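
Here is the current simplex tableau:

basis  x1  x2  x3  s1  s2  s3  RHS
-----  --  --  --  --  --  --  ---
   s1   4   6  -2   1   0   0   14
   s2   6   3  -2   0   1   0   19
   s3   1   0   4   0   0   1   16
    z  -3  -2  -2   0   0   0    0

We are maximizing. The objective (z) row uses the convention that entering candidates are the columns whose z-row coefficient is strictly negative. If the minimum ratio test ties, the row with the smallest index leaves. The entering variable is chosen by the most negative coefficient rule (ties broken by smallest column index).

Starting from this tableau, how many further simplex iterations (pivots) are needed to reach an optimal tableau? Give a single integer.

3

pivot: x1 in, s2 out → z = 19/2
pivot: x3 in, s3 out → z = 239/13
pivot: x2 in, s1 out → z = 974/51
No improving column remains; optimal.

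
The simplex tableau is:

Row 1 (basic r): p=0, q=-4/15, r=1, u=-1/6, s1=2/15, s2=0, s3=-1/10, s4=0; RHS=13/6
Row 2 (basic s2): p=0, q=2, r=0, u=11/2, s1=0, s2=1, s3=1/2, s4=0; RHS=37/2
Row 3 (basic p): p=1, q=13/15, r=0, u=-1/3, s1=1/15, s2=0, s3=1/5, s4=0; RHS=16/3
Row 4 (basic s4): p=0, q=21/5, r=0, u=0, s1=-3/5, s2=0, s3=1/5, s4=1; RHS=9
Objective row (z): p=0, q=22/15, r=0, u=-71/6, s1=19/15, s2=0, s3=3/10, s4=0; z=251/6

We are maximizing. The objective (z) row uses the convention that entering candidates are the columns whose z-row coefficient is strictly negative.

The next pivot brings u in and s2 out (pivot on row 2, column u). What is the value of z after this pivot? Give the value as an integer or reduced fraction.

898/11

Minimum ratio for u: (37/2)/(11/2) = 37/11.
z changes by −(z-row coeff of u)·ratio = −(-71/6)·(37/11) = 2627/66.
New z = 251/6 + (2627/66) = 898/11.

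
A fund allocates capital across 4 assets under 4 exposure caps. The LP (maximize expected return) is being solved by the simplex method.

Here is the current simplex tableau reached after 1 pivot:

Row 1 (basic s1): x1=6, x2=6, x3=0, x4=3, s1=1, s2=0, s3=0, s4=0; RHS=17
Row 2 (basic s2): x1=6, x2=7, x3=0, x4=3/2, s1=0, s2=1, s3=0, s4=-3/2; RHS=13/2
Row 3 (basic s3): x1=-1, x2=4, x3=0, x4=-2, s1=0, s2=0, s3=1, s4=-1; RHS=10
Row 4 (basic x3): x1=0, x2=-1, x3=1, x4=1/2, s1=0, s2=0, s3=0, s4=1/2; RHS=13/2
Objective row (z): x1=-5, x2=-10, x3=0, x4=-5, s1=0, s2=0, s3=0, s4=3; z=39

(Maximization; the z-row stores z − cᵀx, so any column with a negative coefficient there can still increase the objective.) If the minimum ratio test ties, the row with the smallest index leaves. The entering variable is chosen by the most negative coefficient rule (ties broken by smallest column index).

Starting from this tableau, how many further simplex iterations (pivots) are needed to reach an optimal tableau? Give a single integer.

3

pivot: x2 in, s2 out → z = 338/7
pivot: x4 in, x2 out → z = 182/3
pivot: s4 in, s1 out → z = 190/3
No improving column remains; optimal.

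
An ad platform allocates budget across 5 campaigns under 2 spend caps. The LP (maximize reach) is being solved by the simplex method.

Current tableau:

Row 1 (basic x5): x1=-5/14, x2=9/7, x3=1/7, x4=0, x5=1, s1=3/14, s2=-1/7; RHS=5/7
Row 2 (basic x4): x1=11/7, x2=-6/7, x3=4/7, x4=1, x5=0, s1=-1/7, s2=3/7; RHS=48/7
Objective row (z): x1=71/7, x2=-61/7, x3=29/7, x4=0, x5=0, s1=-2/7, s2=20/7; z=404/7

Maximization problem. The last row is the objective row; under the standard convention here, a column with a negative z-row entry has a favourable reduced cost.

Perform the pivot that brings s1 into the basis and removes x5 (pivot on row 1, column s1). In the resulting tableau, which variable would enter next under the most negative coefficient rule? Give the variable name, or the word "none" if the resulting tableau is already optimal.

x2

Pivot element 3/14. New z-row = old z-row − (-2/7)·(row 1/(3/14)).
Updated z-row coefficients: x1: 29/3, x2: -7, x3: 13/3, x4: 0, x5: 4/3, s1: 0, s2: 8/3.
The most negative is -7 in column x2, so x2 would enter next.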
========================================================================
**What needs to be done**
Where does the string "being" occur in the data above? Copy every line that holds it.

**Output for this task**
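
A fund allocates capital across 4 assets under 4 exposure caps. The LP (maximize expected return) is being solved by the simplex method.
An ad platform allocates budget across 5 campaigns under 2 spend caps. The LP (maximize reach) is being solved by the simplex method.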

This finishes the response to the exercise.